> [AVAILABLE DATA]
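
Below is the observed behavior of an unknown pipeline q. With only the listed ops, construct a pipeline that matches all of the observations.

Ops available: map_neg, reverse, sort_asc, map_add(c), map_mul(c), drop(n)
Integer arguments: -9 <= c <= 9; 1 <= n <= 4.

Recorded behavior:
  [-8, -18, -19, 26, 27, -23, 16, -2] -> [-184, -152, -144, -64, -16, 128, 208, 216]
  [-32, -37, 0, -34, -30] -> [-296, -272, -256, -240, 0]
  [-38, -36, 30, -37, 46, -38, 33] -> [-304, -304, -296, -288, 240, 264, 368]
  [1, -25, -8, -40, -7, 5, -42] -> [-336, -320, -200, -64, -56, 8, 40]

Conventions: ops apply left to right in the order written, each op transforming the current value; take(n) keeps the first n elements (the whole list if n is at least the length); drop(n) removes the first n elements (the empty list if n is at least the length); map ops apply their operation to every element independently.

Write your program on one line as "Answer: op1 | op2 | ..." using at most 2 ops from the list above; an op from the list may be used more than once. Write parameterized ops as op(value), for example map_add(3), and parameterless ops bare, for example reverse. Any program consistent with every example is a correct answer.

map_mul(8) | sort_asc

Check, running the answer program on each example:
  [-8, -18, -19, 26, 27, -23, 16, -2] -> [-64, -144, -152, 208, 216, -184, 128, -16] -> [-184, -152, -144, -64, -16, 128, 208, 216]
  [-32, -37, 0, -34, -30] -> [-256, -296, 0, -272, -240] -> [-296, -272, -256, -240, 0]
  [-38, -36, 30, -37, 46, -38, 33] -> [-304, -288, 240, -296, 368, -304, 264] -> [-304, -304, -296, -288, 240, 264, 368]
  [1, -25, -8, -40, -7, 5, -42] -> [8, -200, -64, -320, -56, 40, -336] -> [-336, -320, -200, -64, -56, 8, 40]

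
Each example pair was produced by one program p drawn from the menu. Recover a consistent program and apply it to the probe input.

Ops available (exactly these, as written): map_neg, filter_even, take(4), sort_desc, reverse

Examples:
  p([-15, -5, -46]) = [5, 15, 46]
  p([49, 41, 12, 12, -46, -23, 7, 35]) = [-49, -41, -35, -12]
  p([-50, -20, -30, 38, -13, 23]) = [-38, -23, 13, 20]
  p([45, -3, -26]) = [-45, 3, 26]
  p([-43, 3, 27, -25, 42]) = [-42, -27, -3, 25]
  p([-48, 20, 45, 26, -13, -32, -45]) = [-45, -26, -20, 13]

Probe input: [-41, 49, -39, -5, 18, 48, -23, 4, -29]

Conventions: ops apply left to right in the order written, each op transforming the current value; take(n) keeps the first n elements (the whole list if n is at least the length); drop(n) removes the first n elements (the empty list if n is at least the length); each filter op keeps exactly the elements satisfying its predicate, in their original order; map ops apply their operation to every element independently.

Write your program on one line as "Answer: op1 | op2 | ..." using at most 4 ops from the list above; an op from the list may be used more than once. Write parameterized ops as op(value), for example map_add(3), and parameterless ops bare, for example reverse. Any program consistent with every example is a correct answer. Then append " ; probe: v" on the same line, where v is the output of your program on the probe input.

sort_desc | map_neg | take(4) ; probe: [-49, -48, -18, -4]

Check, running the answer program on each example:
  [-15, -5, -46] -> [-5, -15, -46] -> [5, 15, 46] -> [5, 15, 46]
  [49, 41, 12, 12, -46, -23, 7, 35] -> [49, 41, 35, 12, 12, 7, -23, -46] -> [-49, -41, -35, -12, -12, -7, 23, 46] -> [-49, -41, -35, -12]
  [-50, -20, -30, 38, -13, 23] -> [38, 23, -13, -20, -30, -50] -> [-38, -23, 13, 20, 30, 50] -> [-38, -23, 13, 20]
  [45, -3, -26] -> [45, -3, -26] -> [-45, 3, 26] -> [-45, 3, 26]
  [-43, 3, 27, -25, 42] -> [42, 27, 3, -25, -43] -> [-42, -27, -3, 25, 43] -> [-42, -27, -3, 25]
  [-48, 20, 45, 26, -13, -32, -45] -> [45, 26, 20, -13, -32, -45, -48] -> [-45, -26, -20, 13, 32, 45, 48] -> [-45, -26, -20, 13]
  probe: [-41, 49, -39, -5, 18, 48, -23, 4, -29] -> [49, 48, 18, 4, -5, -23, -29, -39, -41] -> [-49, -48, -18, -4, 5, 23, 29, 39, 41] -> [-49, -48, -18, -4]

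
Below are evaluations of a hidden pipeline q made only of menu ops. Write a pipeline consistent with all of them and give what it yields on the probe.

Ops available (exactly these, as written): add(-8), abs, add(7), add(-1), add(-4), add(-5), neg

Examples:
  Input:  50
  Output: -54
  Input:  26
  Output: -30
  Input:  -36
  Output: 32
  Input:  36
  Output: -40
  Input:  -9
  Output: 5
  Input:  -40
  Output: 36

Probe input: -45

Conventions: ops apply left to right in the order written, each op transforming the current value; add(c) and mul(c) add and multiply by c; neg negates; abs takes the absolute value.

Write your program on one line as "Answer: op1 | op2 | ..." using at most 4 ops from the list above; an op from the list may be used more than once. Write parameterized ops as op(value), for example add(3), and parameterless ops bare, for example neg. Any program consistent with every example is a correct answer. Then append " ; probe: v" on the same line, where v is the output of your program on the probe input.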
---
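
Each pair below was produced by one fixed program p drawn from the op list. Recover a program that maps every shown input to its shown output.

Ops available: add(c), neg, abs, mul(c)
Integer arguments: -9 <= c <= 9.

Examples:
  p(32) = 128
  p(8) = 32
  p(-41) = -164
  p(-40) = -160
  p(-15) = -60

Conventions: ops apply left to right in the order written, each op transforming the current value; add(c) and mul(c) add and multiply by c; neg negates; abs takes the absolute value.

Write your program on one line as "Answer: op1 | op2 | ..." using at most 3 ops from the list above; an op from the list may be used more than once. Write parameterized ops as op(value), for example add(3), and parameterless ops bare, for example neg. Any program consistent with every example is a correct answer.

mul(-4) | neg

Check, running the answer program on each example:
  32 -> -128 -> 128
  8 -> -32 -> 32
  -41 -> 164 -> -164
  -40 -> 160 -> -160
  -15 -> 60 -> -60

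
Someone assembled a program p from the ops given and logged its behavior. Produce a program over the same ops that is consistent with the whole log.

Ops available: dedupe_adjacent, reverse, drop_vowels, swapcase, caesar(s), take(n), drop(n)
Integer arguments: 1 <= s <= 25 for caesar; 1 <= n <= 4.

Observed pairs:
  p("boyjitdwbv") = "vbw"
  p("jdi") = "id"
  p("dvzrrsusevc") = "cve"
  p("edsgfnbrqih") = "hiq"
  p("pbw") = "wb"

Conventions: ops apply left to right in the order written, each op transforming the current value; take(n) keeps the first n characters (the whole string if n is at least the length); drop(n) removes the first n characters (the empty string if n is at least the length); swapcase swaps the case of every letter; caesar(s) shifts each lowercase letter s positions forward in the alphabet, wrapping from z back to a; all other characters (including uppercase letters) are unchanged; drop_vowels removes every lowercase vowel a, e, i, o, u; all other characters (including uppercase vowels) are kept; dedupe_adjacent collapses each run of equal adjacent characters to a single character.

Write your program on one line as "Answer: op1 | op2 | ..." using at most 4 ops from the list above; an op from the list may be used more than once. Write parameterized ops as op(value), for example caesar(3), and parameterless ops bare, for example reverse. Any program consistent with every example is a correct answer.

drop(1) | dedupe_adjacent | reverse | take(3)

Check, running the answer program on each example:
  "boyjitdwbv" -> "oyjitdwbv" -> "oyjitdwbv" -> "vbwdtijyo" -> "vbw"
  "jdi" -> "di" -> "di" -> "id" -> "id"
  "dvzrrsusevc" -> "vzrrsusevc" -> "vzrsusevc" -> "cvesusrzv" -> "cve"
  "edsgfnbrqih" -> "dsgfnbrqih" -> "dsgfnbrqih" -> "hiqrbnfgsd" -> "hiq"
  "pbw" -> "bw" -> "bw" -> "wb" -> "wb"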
--
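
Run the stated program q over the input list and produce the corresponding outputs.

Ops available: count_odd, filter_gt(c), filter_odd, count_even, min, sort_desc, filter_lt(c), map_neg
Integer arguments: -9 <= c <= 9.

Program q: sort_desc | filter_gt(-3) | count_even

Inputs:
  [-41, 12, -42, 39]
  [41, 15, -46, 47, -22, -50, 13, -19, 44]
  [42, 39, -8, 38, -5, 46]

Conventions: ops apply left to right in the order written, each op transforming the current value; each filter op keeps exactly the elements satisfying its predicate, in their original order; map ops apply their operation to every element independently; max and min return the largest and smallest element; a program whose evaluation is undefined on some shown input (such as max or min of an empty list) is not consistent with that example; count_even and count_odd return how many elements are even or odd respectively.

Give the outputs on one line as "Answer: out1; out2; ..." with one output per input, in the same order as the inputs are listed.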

> [TASK BRIEF] For an answer, give a copy of every line in the listing that holds the word "Integer".

> [TASK RESULT]
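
Integer arguments: -9 <= c <= 9; 1 <= n <= 4.
Integer arguments: -9 <= c <= 9.
Integer arguments: 1 <= s <= 25 for caesar; 1 <= n <= 4.
Integer arguments: -9 <= c <= 9.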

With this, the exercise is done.